**** GIVEN ENTRIES
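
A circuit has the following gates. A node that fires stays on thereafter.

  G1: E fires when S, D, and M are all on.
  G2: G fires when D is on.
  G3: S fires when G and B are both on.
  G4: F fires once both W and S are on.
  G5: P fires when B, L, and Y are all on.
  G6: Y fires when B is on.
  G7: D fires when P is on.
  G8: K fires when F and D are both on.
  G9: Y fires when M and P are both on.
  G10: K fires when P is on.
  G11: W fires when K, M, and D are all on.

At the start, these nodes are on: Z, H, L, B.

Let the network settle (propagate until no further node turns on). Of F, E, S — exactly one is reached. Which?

S

B is on, so Y fires (G6).
B, L, and Y are on, so P fires (G5).
P is on, so D fires (G7).
D is on, so G fires (G2).
G3: G and B on → S on.
E would need S, D, and M (G1), but M never turns on. F would need W and S (G4), but W never turns on.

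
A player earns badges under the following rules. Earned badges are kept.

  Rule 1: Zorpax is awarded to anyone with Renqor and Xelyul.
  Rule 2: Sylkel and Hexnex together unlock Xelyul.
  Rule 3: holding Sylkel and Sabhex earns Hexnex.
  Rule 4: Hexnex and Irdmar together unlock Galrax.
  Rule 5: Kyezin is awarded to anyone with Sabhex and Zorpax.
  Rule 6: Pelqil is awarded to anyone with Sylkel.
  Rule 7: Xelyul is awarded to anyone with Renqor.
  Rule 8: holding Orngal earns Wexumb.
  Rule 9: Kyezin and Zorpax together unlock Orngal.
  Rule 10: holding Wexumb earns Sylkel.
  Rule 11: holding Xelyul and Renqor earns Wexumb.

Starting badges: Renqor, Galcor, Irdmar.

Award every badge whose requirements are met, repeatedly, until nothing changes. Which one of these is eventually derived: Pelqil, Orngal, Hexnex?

Pelqil

With Renqor, Xelyul is earned (Rule 7).
With Xelyul and Renqor, Wexumb is earned (Rule 11).
With Wexumb, Sylkel is earned (Rule 10).
With Sylkel, Pelqil is earned (Rule 6).
Orngal would need Kyezin and Zorpax (Rule 9), but Kyezin is never earned. Hexnex would need Sylkel and Sabhex (Rule 3), but Sabhex is never earned.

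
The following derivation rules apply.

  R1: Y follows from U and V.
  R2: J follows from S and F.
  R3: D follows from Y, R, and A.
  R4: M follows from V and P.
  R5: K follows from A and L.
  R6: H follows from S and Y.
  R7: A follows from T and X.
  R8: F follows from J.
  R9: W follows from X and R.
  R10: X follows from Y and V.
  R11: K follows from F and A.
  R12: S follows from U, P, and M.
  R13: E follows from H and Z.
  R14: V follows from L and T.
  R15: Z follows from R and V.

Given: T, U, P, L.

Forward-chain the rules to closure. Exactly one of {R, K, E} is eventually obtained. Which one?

K

L and T hold, so V follows (R14).
U and V hold, so Y follows (R1).
Y and V hold, so X follows (R10).
T and X hold, so A follows (R7).
A and L hold, so K follows (R5).
No rule produces R, and it is not given. E would need H and Z (R13), but Z is never established.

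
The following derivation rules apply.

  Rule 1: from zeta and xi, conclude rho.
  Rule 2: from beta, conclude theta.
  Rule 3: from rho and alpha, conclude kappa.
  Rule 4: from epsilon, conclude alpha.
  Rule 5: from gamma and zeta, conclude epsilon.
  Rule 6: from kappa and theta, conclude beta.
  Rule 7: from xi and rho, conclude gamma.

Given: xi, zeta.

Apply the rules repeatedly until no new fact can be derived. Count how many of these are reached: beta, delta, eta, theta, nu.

0

beta would need kappa and theta (Rule 6), but theta is never established.
No rule produces delta, and it is not given.
No rule produces eta, and it is not given.
theta would need beta (Rule 2), but beta is never established.
No rule produces nu, and it is not given.
None of the 5 are reached.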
********
PROBLEM TO SOLVE: All lines from the start of the entries through the line where "R1: Y follows from U and V." sits should be duplicated exactly, with nothing else in the output.

TASK RESULT:
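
A circuit has the following gates. A node that fires stays on thereafter.

  G1: E fires when S, D, and M are all on.
  G2: G fires when D is on.
  G3: S fires when G and B are both on.
  G4: F fires once both W and S are on.
  G5: P fires when B, L, and Y are all on.
  G6: Y fires when B is on.
  G7: D fires when P is on.
  G8: K fires when F and D are both on.
  G9: Y fires when M and P are both on.
  G10: K fires when P is on.
  G11: W fires when K, M, and D are all on.

At the start, these nodes are on: Z, H, L, B.

Let the network settle (propagate until no further node turns on). Of F, E, S — exactly one is reached. Which?

S

B is on, so Y fires (G6).
B, L, and Y are on, so P fires (G5).
P is on, so D fires (G7).
D is on, so G fires (G2).
G3: G and B on → S on.
E would need S, D, and M (G1), but M never turns on. F would need W and S (G4), but W never turns on.

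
A player earns badges under the following rules. Earned badges are kept.

  Rule 1: Zorpax is awarded to anyone with Renqor and Xelyul.
  Rule 2: Sylkel and Hexnex together unlock Xelyul.
  Rule 3: holding Sylkel and Sabhex earns Hexnex.
  Rule 4: Hexnex and Irdmar together unlock Galrax.
  Rule 5: Kyezin is awarded to anyone with Sabhex and Zorpax.
  Rule 6: Pelqil is awarded to anyone with Sylkel.
  Rule 7: Xelyul is awarded to anyone with Renqor.
  Rule 8: holding Orngal earns Wexumb.
  Rule 9: Kyezin and Zorpax together unlock Orngal.
  Rule 10: holding Wexumb earns Sylkel.
  Rule 11: holding Xelyul and Renqor earns Wexumb.

Starting badges: Renqor, Galcor, Irdmar.

Award every badge whose requirements are met, repeatedly, until nothing changes. Which one of these is eventually derived: Pelqil, Orngal, Hexnex?

Pelqil

With Renqor, Xelyul is earned (Rule 7).
With Xelyul and Renqor, Wexumb is earned (Rule 11).
With Wexumb, Sylkel is earned (Rule 10).
With Sylkel, Pelqil is earned (Rule 6).
Orngal would need Kyezin and Zorpax (Rule 9), but Kyezin is never earned. Hexnex would need Sylkel and Sabhex (Rule 3), but Sabhex is never earned.

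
The following derivation rules apply.

  R1: Y follows from U and V.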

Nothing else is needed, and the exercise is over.